§ Instructions to follow
Set every entry down again exactly, omitting none.

Stored data entries:
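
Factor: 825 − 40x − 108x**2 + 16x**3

(2x + 5)(2x − 11)(4x − 15)

Testing divisors of the constant over divisors of the leading coefficient, x = 15/4 is a root, giving the factor (4x − 15) and quotient 4x**2 − 12x − 55.
The remaining quadratic factors as (2x + 5)(2x − 11).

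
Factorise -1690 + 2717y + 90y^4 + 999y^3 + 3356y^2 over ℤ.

Trying the rational-root candidates, y = -5 is a root, so (y + 5) is a factor; dividing leaves 90y^3 + 549y^2 + 611y - 338.
Next, y = -13/6 is a root, giving the factor (6y + 13) and quotient 15y^2 + 59y - 26.
The remaining quadratic factors as (3y + 13)(5y - 2).

(3y + 13)(5y - 2)(6y + 13)(y + 5)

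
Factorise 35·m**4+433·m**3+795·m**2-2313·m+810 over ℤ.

Trying the rational-root candidates, m = 6/5 is a root, so (5·m-6) divides it; the quotient is 7·m**3+95·m**2+273·m-135.
Then m = -9 is a root, so (m+9) divides it; the quotient is 7·m**2+32·m-15.
The remaining quadratic factors as (m+5)(7·m-3).

(5·m-6)·(7·m-3)·(m+5)·(m+9)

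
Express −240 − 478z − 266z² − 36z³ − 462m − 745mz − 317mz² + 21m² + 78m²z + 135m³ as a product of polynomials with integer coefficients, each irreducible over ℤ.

Group: 9m(15m² + 7mz − 6m − 36z² − 86z − 48) + (z + 5)(15m² + 7mz − 6m − 36z² − 86z − 48); both groups contain (15m² + 7mz − 6m − 36z² − 86z − 48), so (9m + z + 5) is a factor with cofactor 15m² + 7mz − 6m − 36z² − 86z − 48.
The cofactor groups again: 15m² + 7mz − 6m − 36z² − 86z − 48 = 5m(3m − 4z − 6) + (9z + 8)(3m − 4z − 6); both groups contain (3m − 4z − 6), giving (5m + 9z + 8)(3m − 4z − 6).

(3m − 4z − 6)(5m + 9z + 8)(9m + z + 5)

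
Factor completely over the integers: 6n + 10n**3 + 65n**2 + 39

(2n + 13)(5n**2 + 3)

Group as (10n**3 + 6n) + (65n**2 + 39) = 2n(5n**2 + 3) + 13(5n**2 + 3).
Both groups share the factor (5n**2 + 3).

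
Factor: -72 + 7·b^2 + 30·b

(7·b - 12)·(b + 6)

Need a pair with product 7·(-72) = -504 and sum 30: that's -12 and 42.
Split the middle term: 7·b^2 - 12·b + 42·b - 72 = b·(7·b - 12) + 6·(7·b - 12).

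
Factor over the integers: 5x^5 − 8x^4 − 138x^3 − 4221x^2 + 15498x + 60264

Among the possible rational roots, x = 6 is a root, so (x − 6) is a factor; dividing leaves 5x^4 + 22x^3 − 6x^2 − 4257x − 10044.
Next, x = −12/5 is a root, so (5x + 12) is a factor; dividing leaves x^3 + 2x^2 − 6x − 837.
Next, x = 9 is a root, so (x − 9) is a factor; dividing leaves x^2 + 11x + 93.
The quadratic x^2 + 11x + 93 has discriminant −251 < 0 and is irreducible over ℤ.

(5x + 12)(x − 6)(x − 9)(x^2 + 11x + 93)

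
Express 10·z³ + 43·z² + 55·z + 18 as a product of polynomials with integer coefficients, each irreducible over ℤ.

Testing divisors of the constant over divisors of the leading coefficient, z = -2 is a root, so (z + 2) is a factor; dividing leaves 10·z² + 23·z + 9.
The remaining quadratic factors as (5·z + 9)(2·z + 1).

(2·z + 1)·(5·z + 9)·(z + 2)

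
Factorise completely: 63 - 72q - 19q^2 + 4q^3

(4q - 3)(q + 3)(q - 7)

Trying the rational-root candidates, q = 3/4 is a root, so (4q - 3) divides it; the quotient is q^2 - 4q - 21.
The remaining quadratic factors as (q - 7)(q + 3).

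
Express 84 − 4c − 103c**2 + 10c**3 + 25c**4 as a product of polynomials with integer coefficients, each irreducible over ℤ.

(5c − 6)(5c − 7)(c + 1)(c + 2)

Among the possible rational roots, c = −1 is a root, so (c + 1) is a factor; dividing leaves 25c**3 − 15c**2 − 88c + 84.
Continuing, c = 6/5 is a root, giving the factor (5c − 6) and quotient 5c**2 + 3c − 14.
The remaining quadratic factors as (5c − 7)(c + 2).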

§ Response area
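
Factor: 825 − 40x − 108x**2 + 16x**3

(2x + 5)(2x − 11)(4x − 15)

Testing divisors of the constant over divisors of the leading coefficient, x = 15/4 is a root, giving the factor (4x − 15) and quotient 4x**2 − 12x − 55.
The remaining quadratic factors as (2x + 5)(2x − 11).

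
Factorise -1690 + 2717y + 90y^4 + 999y^3 + 3356y^2 over ℤ.

Trying the rational-root candidates, y = -5 is a root, so (y + 5) is a factor; dividing leaves 90y^3 + 549y^2 + 611y - 338.
Next, y = -13/6 is a root, giving the factor (6y + 13) and quotient 15y^2 + 59y - 26.
The remaining quadratic factors as (3y + 13)(5y - 2).

(3y + 13)(5y - 2)(6y + 13)(y + 5)

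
Factorise 35·m**4+433·m**3+795·m**2-2313·m+810 over ℤ.

Trying the rational-root candidates, m = 6/5 is a root, so (5·m-6) divides it; the quotient is 7·m**3+95·m**2+273·m-135.
Then m = -9 is a root, so (m+9) divides it; the quotient is 7·m**2+32·m-15.
The remaining quadratic factors as (m+5)(7·m-3).

(5·m-6)·(7·m-3)·(m+5)·(m+9)

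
Express −240 − 478z − 266z² − 36z³ − 462m − 745mz − 317mz² + 21m² + 78m²z + 135m³ as a product of polynomials with integer coefficients, each irreducible over ℤ.

Group: 9m(15m² + 7mz − 6m − 36z² − 86z − 48) + (z + 5)(15m² + 7mz − 6m − 36z² − 86z − 48); both groups contain (15m² + 7mz − 6m − 36z² − 86z − 48), so (9m + z + 5) is a factor with cofactor 15m² + 7mz − 6m − 36z² − 86z − 48.
The cofactor groups again: 15m² + 7mz − 6m − 36z² − 86z − 48 = 5m(3m − 4z − 6) + (9z + 8)(3m − 4z − 6); both groups contain (3m − 4z − 6), giving (5m + 9z + 8)(3m − 4z − 6).

(3m − 4z − 6)(5m + 9z + 8)(9m + z + 5)

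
Factor completely over the integers: 6n + 10n**3 + 65n**2 + 39

(2n + 13)(5n**2 + 3)

Group as (10n**3 + 6n) + (65n**2 + 39) = 2n(5n**2 + 3) + 13(5n**2 + 3).
Both groups share the factor (5n**2 + 3).

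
Factor: -72 + 7·b^2 + 30·b

(7·b - 12)·(b + 6)

Need a pair with product 7·(-72) = -504 and sum 30: that's -12 and 42.
Split the middle term: 7·b^2 - 12·b + 42·b - 72 = b·(7·b - 12) + 6·(7·b - 12).

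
Factor over the integers: 5x^5 − 8x^4 − 138x^3 − 4221x^2 + 15498x + 60264

Among the possible rational roots, x = 6 is a root, so (x − 6) is a factor; dividing leaves 5x^4 + 22x^3 − 6x^2 − 4257x − 10044.
Next, x = −12/5 is a root, so (5x + 12) is a factor; dividing leaves x^3 + 2x^2 − 6x − 837.
Next, x = 9 is a root, so (x − 9) is a factor; dividing leaves x^2 + 11x + 93.
The quadratic x^2 + 11x + 93 has discriminant −251 < 0 and is irreducible over ℤ.

(5x + 12)(x − 6)(x − 9)(x^2 + 11x + 93)

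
Express 10·z³ + 43·z² + 55·z + 18 as a product of polynomials with integer coefficients, each irreducible over ℤ.

Testing divisors of the constant over divisors of the leading coefficient, z = -2 is a root, so (z + 2) is a factor; dividing leaves 10·z² + 23·z + 9.
The remaining quadratic factors as (5·z + 9)(2·z + 1).

(2·z + 1)·(5·z + 9)·(z + 2)

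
Factorise completely: 63 - 72q - 19q^2 + 4q^3

(4q - 3)(q + 3)(q - 7)

Trying the rational-root candidates, q = 3/4 is a root, so (4q - 3) divides it; the quotient is q^2 - 4q - 21.
The remaining quadratic factors as (q - 7)(q + 3).

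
Express 84 − 4c − 103c**2 + 10c**3 + 25c**4 as a product of polynomials with integer coefficients, each irreducible over ℤ.

(5c − 6)(5c − 7)(c + 1)(c + 2)

Among the possible rational roots, c = −1 is a root, so (c + 1) is a factor; dividing leaves 25c**3 − 15c**2 − 88c + 84.
Continuing, c = 6/5 is a root, giving the factor (5c − 6) and quotient 5c**2 + 3c − 14.
The remaining quadratic factors as (5c − 7)(c + 2).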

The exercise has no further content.